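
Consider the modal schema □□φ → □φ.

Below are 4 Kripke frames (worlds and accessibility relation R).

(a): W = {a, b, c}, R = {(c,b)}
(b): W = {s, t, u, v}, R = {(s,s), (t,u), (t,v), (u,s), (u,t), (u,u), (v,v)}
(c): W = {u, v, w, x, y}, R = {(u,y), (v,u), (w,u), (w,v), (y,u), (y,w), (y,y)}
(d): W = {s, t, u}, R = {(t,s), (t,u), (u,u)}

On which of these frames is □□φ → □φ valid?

(b)

The schema corresponds to density: ∀x ∀y (Rxy → ∃z (Rxz ∧ Rzy)).
(a): fails — Rcb but no z with Rcz and Rzb.
(b): condition met.
(c): fails — Rvu but no z with Rvz and Rzu.
(d): fails — Rts but no z with Rtz and Rzs.
Valid on: (b).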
--
Prompt:
Would you output every line of the listing exactly?

Finished exercise:
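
Consider the modal schema □□φ → □φ.

Below are 4 Kripke frames (worlds and accessibility relation R).

(a): W = {a, b, c}, R = {(c,b)}
(b): W = {s, t, u, v}, R = {(s,s), (t,u), (t,v), (u,s), (u,t), (u,u), (v,v)}
(c): W = {u, v, w, x, y}, R = {(u,y), (v,u), (w,u), (w,v), (y,u), (y,w), (y,y)}
(d): W = {s, t, u}, R = {(t,s), (t,u), (u,u)}

On which of these frames is □□φ → □φ valid?

(b)

The schema corresponds to density: ∀x ∀y (Rxy → ∃z (Rxz ∧ Rzy)).
(a): fails — Rcb but no z with Rcz and Rzb.
(b): condition met.
(c): fails — Rvu but no z with Rvz and Rzu.
(d): fails — Rts but no z with Rtz and Rzs.
Valid on: (b).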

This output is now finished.